*WHAT TO WORK ON*
Determine the number of lines below that contain the string "Each", and state only that number.

(Collected data entries)

►

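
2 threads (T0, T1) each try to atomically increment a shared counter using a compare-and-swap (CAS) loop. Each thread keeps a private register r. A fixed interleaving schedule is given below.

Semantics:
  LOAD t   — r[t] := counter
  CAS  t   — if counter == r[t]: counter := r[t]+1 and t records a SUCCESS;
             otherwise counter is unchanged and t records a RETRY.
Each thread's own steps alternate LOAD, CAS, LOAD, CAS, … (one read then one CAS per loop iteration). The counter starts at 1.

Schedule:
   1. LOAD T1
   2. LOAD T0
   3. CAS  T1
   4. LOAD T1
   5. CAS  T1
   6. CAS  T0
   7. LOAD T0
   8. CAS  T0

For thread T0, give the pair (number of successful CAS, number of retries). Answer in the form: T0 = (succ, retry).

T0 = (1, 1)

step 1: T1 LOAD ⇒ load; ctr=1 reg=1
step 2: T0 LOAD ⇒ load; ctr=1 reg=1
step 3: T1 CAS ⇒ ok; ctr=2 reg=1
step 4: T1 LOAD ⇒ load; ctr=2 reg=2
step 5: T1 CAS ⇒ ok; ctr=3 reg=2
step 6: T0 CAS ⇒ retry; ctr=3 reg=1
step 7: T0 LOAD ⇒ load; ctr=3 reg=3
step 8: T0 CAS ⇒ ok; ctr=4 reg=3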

◄
►

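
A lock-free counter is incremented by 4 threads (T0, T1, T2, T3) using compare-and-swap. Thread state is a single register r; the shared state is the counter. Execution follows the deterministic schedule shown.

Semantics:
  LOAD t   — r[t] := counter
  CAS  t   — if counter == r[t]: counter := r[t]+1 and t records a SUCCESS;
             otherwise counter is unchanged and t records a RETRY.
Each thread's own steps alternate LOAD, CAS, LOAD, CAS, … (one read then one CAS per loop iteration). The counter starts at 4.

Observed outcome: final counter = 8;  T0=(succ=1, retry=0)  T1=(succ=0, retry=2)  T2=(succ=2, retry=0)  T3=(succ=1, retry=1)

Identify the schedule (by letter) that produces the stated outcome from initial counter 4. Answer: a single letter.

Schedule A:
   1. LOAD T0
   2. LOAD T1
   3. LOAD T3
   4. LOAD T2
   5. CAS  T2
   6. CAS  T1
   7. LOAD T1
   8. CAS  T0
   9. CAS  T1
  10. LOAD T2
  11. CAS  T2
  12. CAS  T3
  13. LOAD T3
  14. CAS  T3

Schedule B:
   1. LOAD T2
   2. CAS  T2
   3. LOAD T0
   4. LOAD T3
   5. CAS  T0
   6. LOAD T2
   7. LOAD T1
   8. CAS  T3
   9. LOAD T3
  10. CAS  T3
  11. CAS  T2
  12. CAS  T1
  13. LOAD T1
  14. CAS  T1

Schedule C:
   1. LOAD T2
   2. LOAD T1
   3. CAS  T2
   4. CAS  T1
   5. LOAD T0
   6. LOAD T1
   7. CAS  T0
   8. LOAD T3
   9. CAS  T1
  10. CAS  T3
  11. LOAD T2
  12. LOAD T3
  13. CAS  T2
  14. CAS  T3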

◄
►

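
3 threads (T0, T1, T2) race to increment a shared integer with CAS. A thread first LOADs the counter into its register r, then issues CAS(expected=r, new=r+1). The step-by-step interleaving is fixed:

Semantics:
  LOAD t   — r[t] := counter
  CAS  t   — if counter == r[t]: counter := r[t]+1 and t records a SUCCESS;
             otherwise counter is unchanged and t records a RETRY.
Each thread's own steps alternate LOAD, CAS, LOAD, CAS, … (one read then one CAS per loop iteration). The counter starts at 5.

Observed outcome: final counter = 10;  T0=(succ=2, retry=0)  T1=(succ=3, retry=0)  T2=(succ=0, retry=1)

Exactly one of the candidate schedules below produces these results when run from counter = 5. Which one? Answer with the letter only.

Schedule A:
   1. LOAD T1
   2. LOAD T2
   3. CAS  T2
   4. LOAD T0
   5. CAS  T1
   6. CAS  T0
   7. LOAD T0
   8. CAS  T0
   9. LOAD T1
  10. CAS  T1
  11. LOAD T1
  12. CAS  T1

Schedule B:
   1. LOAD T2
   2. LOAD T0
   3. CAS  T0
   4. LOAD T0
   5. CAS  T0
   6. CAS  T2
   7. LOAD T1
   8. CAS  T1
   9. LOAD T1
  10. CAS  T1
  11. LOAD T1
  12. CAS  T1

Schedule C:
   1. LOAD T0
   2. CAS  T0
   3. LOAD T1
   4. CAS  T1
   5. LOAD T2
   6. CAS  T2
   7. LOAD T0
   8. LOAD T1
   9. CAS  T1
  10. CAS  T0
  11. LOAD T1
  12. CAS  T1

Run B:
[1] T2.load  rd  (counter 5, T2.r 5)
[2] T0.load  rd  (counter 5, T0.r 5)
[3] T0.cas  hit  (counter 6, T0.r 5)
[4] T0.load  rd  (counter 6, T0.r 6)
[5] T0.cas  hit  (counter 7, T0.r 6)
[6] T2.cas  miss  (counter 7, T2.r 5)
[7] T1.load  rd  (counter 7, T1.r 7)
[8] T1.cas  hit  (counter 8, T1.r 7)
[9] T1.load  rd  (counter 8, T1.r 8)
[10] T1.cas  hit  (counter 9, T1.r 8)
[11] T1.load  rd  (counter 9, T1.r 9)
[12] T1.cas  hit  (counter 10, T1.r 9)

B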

◄

*RESPONSE TO THIS EXERCISE*
4